Task instructions:
In the records below, locate the line containing "6. DATA S2 10", then output that line and all later lines exactly, through the last one.

Records for the exercise START

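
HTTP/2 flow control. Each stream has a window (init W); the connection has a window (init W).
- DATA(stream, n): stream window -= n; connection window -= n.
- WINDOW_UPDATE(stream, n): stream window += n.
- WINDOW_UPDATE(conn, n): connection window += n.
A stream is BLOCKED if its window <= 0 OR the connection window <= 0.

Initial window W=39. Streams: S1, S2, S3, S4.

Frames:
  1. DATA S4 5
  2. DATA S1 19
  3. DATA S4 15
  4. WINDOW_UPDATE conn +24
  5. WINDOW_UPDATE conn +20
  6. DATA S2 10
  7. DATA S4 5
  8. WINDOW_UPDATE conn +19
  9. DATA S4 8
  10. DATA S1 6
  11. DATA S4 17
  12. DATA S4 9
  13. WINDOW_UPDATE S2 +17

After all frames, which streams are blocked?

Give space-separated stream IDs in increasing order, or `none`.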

Records for the exercise END

Task result:
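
  6. DATA S2 10
  7. DATA S4 5
  8. WINDOW_UPDATE conn +19
  9. DATA S4 8
  10. DATA S1 6
  11. DATA S4 17
  12. DATA S4 9
  13. WINDOW_UPDATE S2 +17

After all frames, which streams are blocked?

Give space-separated stream IDs in increasing order, or `none`.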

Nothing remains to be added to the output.